> [THE PROBLEM] Print nothing but the lines below starting at the line that holds "[01] nitrate down" and ending at the line that holds "D. overfishing of", including both, each exactly as written.

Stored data
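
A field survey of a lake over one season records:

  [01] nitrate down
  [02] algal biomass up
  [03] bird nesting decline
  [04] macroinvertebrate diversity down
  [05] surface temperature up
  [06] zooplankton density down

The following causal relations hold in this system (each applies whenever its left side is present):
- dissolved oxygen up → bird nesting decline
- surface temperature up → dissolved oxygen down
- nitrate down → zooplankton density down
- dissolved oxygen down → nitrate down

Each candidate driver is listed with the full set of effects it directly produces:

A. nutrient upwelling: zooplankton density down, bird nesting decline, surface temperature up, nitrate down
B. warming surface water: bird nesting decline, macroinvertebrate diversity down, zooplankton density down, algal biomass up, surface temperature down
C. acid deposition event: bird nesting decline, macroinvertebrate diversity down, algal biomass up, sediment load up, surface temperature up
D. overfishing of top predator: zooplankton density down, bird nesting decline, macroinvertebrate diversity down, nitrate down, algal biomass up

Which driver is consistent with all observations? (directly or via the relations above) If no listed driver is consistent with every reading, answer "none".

C

For each candidate, compare predicted effects to what was observed:
(A) nutrient upwelling — does not account for algal biomass up, macroinvertebrate diversity down
(B) warming surface water — fails on nitrate down, surface temperature up (predicts surface temperature down, not surface temperature up)
(C) acid deposition event — nitrate down yes (by surface temperature up → dissolved oxygen down → nitrate down); algal biomass up yes; bird nesting decline yes; macroinvertebrate diversity down yes; surface temperature up yes; zooplankton density down yes (by surface temperature up → dissolved oxygen down → nitrate down → zooplankton density down)
(D) overfishing of top predator — nitrate down yes; algal biomass up yes; bird nesting decline yes; macroinvertebrate diversity down yes; surface temperature up NO; zooplankton density down yes
(C) alone accounts for all the evidence.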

> [ANSWER BOX]
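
  [01] nitrate down
  [02] algal biomass up
  [03] bird nesting decline
  [04] macroinvertebrate diversity down
  [05] surface temperature up
  [06] zooplankton density down

The following causal relations hold in this system (each applies whenever its left side is present):
- dissolved oxygen up → bird nesting decline
- surface temperature up → dissolved oxygen down
- nitrate down → zooplankton density down
- dissolved oxygen down → nitrate down

Each candidate driver is listed with the full set of effects it directly produces:

A. nutrient upwelling: zooplankton density down, bird nesting decline, surface temperature up, nitrate down
B. warming surface water: bird nesting decline, macroinvertebrate diversity down, zooplankton density down, algal biomass up, surface temperature down
C. acid deposition event: bird nesting decline, macroinvertebrate diversity down, algal biomass up, sediment load up, surface temperature up
D. overfishing of top predator: zooplankton density down, bird nesting decline, macroinvertebrate diversity down, nitrate down, algal biomass up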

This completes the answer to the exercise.